__TASK DETAILS__: I would like you to restate each record word for word.

[Stored data entries]
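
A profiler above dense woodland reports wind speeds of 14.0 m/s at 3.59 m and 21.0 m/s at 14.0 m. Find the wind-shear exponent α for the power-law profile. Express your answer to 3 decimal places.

α ≈ 0.298

Power law: V₂/V₁ = (z₂/z₁)^α ⇒ α = ln(V₂/V₁) / ln(z₂/z₁)
α = ln(21.0/14.0) / ln(14.0/3.59) = ln(1.5000) / ln(3.8997)
  = 0.40547 / 1.36091 = 0.29794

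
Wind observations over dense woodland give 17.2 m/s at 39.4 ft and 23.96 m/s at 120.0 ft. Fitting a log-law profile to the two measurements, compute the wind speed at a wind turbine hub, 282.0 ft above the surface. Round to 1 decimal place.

Log law: V ∝ ln(z/z₀). From the pair, with r = V₁/V₂ = 0.71786,
ln z₀ = (ln z₁ − r·ln z₂)/(1 − r) = (3.6738 − 0.71786×4.7875)/0.28214 = 0.8400 → z₀ = 2.316 ft
V₃ = V₁ · ln(z₃/z₀)/ln(z₁/z₀) = 17.2 × 4.8019/2.8337 = 29.1461 m/s

29.1 m/s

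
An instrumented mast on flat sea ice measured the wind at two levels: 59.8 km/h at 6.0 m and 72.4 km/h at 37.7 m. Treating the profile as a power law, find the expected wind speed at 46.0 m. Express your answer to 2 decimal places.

First find α: α = ln(V₂/V₁)/ln(z₂/z₁) = ln(72.4/59.8)/ln(37.7/6.0) = 0.19120/1.83790 = 0.1040
Extrapolate from 37.7 m to 46.0 m: V₃ = 72.4 × (46.0/37.7)^0.1040 = 72.4 × 1.0209 = 73.9143 km/h

73.91 km/h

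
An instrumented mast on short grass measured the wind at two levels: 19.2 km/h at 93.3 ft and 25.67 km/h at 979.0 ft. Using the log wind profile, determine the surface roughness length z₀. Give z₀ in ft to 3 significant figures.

z₀ ≈ 0.0872 ft

Log law: V(z) ∝ ln(z/z₀). With r = V₁/V₂ = 19.2/25.67 = 0.74795,
r · ln(z₂/z₀) = ln(z₁/z₀) ⇒ ln z₀ = (ln z₁ − r·ln z₂)/(1 − r)
ln z₀ = (4.53582 − 0.74795×6.88653) / 0.25205 = -2.4400
z₀ = exp(-2.4400) = 0.08716 ft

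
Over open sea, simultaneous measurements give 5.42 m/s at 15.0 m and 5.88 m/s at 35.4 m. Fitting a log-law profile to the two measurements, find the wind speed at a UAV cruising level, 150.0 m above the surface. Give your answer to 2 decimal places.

Log law: V ∝ ln(z/z₀). From the pair, with r = V₁/V₂ = 0.92177,
ln z₀ = (ln z₁ − r·ln z₂)/(1 − r) = (2.7081 − 0.92177×3.5667)/0.07823 = -7.4092 → z₀ = 0.0006056 m
V₃ = V₁ · ln(z₃/z₀)/ln(z₁/z₀) = 5.42 × 12.4199/10.1173 = 6.6535 m/s

6.65 m/s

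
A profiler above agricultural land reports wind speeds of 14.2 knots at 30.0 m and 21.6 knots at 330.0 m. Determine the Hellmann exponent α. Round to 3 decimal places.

Power law: V₂/V₁ = (z₂/z₁)^α ⇒ α = ln(V₂/V₁) / ln(z₂/z₁)
α = ln(21.6/14.2) / ln(330.0/30.0) = ln(1.5211) / ln(11.0000)
  = 0.41945 / 2.39790 = 0.17492

α ≈ 0.175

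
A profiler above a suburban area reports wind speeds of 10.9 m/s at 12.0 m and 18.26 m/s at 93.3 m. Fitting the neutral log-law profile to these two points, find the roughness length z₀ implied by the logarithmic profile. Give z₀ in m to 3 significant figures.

z₀ ≈ 0.576 m

Log law: V(z) ∝ ln(z/z₀). With r = V₁/V₂ = 10.9/18.26 = 0.59693,
r · ln(z₂/z₀) = ln(z₁/z₀) ⇒ ln z₀ = (ln z₁ − r·ln z₂)/(1 − r)
ln z₀ = (2.48491 − 0.59693×4.53582) / 0.40307 = -0.5525
z₀ = exp(-0.5525) = 0.5755 m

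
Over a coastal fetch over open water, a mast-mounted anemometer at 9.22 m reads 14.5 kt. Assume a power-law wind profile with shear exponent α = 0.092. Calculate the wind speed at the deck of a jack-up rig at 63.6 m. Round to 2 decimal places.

Power-law profile: V₂ = V₁ · (z₂/z₁)^α
V₂ = 14.5 × (63.6/9.22)^0.092 = 14.5 × (6.8980)^0.092
    = 14.5 × 1.1944 = 17.3193 kt

17.32 kt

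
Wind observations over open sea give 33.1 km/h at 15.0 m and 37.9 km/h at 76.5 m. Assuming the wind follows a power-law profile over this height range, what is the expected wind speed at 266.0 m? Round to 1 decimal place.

First find α: α = ln(V₂/V₁)/ln(z₂/z₁) = ln(37.9/33.1)/ln(76.5/15.0) = 0.13542/1.62924 = 0.0831
Extrapolate from 76.5 m to 266.0 m: V₃ = 37.9 × (266.0/76.5)^0.0831 = 37.9 × 1.1091 = 42.0362 km/h

42.0 km/h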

__RESPONSE TO THIS TASK__:
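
A profiler above dense woodland reports wind speeds of 14.0 m/s at 3.59 m and 21.0 m/s at 14.0 m. Find the wind-shear exponent α for the power-law profile. Express your answer to 3 decimal places.

α ≈ 0.298

Power law: V₂/V₁ = (z₂/z₁)^α ⇒ α = ln(V₂/V₁) / ln(z₂/z₁)
α = ln(21.0/14.0) / ln(14.0/3.59) = ln(1.5000) / ln(3.8997)
  = 0.40547 / 1.36091 = 0.29794

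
Wind observations over dense woodland give 17.2 m/s at 39.4 ft and 23.96 m/s at 120.0 ft. Fitting a log-law profile to the two measurements, compute the wind speed at a wind turbine hub, 282.0 ft above the surface. Round to 1 decimal place.

Log law: V ∝ ln(z/z₀). From the pair, with r = V₁/V₂ = 0.71786,
ln z₀ = (ln z₁ − r·ln z₂)/(1 − r) = (3.6738 − 0.71786×4.7875)/0.28214 = 0.8400 → z₀ = 2.316 ft
V₃ = V₁ · ln(z₃/z₀)/ln(z₁/z₀) = 17.2 × 4.8019/2.8337 = 29.1461 m/s

29.1 m/s

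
An instrumented mast on flat sea ice measured the wind at two levels: 59.8 km/h at 6.0 m and 72.4 km/h at 37.7 m. Treating the profile as a power law, find the expected wind speed at 46.0 m. Express your answer to 2 decimal places.

First find α: α = ln(V₂/V₁)/ln(z₂/z₁) = ln(72.4/59.8)/ln(37.7/6.0) = 0.19120/1.83790 = 0.1040
Extrapolate from 37.7 m to 46.0 m: V₃ = 72.4 × (46.0/37.7)^0.1040 = 72.4 × 1.0209 = 73.9143 km/h

73.91 km/h

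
An instrumented mast on short grass measured the wind at two levels: 19.2 km/h at 93.3 ft and 25.67 km/h at 979.0 ft. Using the log wind profile, determine the surface roughness length z₀. Give z₀ in ft to 3 significant figures.

z₀ ≈ 0.0872 ft

Log law: V(z) ∝ ln(z/z₀). With r = V₁/V₂ = 19.2/25.67 = 0.74795,
r · ln(z₂/z₀) = ln(z₁/z₀) ⇒ ln z₀ = (ln z₁ − r·ln z₂)/(1 − r)
ln z₀ = (4.53582 − 0.74795×6.88653) / 0.25205 = -2.4400
z₀ = exp(-2.4400) = 0.08716 ft

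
Over open sea, simultaneous measurements give 5.42 m/s at 15.0 m and 5.88 m/s at 35.4 m. Fitting a log-law profile to the two measurements, find the wind speed at a UAV cruising level, 150.0 m above the surface. Give your answer to 2 decimal places.

Log law: V ∝ ln(z/z₀). From the pair, with r = V₁/V₂ = 0.92177,
ln z₀ = (ln z₁ − r·ln z₂)/(1 − r) = (2.7081 − 0.92177×3.5667)/0.07823 = -7.4092 → z₀ = 0.0006056 m
V₃ = V₁ · ln(z₃/z₀)/ln(z₁/z₀) = 5.42 × 12.4199/10.1173 = 6.6535 m/s

6.65 m/s

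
A profiler above agricultural land reports wind speeds of 14.2 knots at 30.0 m and 21.6 knots at 330.0 m. Determine the Hellmann exponent α. Round to 3 decimal places.

Power law: V₂/V₁ = (z₂/z₁)^α ⇒ α = ln(V₂/V₁) / ln(z₂/z₁)
α = ln(21.6/14.2) / ln(330.0/30.0) = ln(1.5211) / ln(11.0000)
  = 0.41945 / 2.39790 = 0.17492

α ≈ 0.175

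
A profiler above a suburban area reports wind speeds of 10.9 m/s at 12.0 m and 18.26 m/s at 93.3 m. Fitting the neutral log-law profile to these two points, find the roughness length z₀ implied by the logarithmic profile. Give z₀ in m to 3 significant figures.

z₀ ≈ 0.576 m

Log law: V(z) ∝ ln(z/z₀). With r = V₁/V₂ = 10.9/18.26 = 0.59693,
r · ln(z₂/z₀) = ln(z₁/z₀) ⇒ ln z₀ = (ln z₁ − r·ln z₂)/(1 − r)
ln z₀ = (2.48491 − 0.59693×4.53582) / 0.40307 = -0.5525
z₀ = exp(-0.5525) = 0.5755 m

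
Over a coastal fetch over open water, a mast-mounted anemometer at 9.22 m reads 14.5 kt. Assume a power-law wind profile with shear exponent α = 0.092. Calculate the wind speed at the deck of a jack-up rig at 63.6 m. Round to 2 decimal places.

Power-law profile: V₂ = V₁ · (z₂/z₁)^α
V₂ = 14.5 × (63.6/9.22)^0.092 = 14.5 × (6.8980)^0.092
    = 14.5 × 1.1944 = 17.3193 kt

17.32 kt

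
Wind observations over open sea give 33.1 km/h at 15.0 m and 37.9 km/h at 76.5 m. Assuming the wind follows a power-law profile over this height range, what is the expected wind speed at 266.0 m? Round to 1 decimal place.

First find α: α = ln(V₂/V₁)/ln(z₂/z₁) = ln(37.9/33.1)/ln(76.5/15.0) = 0.13542/1.62924 = 0.0831
Extrapolate from 76.5 m to 266.0 m: V₃ = 37.9 × (266.0/76.5)^0.0831 = 37.9 × 1.1091 = 42.0362 km/h

42.0 km/h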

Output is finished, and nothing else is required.